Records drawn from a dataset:
● ● ● ● ● ● ●
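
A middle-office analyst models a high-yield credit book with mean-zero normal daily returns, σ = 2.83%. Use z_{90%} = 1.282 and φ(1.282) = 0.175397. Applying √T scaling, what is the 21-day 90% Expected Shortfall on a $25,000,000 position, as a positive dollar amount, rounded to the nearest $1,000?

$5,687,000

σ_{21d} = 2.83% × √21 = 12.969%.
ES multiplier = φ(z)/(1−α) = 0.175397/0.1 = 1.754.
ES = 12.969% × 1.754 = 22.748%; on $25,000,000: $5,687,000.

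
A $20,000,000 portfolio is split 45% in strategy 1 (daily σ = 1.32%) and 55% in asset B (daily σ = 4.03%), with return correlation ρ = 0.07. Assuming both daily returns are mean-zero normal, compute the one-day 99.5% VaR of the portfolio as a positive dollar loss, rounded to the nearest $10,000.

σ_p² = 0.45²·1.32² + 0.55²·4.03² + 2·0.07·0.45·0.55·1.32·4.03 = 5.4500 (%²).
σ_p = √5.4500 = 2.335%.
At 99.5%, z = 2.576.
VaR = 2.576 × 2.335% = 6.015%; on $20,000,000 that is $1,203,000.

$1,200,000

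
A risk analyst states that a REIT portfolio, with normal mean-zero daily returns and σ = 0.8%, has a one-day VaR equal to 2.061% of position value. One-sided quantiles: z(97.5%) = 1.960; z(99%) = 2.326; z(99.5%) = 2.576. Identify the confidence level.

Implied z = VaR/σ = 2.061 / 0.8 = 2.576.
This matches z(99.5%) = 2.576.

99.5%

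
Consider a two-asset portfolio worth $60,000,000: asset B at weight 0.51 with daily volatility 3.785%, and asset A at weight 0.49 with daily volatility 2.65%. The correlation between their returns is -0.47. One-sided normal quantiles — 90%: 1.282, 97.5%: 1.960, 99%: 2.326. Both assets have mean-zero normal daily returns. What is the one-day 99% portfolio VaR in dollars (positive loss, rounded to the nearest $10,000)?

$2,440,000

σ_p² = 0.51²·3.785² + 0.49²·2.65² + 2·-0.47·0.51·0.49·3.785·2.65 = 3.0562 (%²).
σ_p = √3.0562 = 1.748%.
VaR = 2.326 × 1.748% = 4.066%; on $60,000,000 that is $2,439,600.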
● ● ● ● ● ● ●
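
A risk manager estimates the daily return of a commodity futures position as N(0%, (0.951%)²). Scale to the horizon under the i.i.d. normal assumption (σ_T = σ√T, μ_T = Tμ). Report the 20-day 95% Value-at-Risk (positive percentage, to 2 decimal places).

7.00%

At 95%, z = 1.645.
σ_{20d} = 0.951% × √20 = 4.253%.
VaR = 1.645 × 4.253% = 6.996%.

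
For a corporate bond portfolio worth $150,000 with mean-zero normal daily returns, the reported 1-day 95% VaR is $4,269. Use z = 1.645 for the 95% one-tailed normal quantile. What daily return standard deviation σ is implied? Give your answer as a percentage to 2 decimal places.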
● ● ● ● ● ● ●
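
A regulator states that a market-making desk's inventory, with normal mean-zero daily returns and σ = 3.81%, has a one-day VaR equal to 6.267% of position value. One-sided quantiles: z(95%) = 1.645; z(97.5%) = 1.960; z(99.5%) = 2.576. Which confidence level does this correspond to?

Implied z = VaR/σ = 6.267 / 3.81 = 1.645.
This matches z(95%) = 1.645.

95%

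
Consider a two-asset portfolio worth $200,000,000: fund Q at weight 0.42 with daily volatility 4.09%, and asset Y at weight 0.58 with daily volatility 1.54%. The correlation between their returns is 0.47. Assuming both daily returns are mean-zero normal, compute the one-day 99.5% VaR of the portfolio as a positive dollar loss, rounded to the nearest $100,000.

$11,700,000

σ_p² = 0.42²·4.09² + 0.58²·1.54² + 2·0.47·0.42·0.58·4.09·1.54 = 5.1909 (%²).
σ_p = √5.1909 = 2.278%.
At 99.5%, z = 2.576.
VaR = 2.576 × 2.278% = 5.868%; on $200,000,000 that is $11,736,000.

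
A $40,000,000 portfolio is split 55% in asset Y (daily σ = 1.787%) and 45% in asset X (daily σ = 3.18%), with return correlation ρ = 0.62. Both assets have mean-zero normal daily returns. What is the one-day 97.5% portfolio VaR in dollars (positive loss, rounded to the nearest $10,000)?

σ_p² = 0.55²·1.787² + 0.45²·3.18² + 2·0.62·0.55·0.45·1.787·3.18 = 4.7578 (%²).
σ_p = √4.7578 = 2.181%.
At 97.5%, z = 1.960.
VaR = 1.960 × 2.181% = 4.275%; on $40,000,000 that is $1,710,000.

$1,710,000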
● ● ● ● ● ● ●
### Your assignment:
In the entries above, the lines between the one holding "A risk manager" and the one holding "For a corporate", inclusive, are to be printed exactly as written, and those alone.

### Response to the exercise:
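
A risk manager estimates the daily return of a commodity futures position as N(0%, (0.951%)²). Scale to the horizon under the i.i.d. normal assumption (σ_T = σ√T, μ_T = Tμ). Report the 20-day 95% Value-at-Risk (positive percentage, to 2 decimal places).

7.00%

At 95%, z = 1.645.
σ_{20d} = 0.951% × √20 = 4.253%.
VaR = 1.645 × 4.253% = 6.996%.

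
For a corporate bond portfolio worth $150,000 with mean-zero normal daily returns, the reported 1-day 95% VaR is $4,269. Use z = 1.645 for the 95% one-tailed normal quantile. What daily return standard deviation σ is implied? Give your answer as a percentage to 2 decimal places.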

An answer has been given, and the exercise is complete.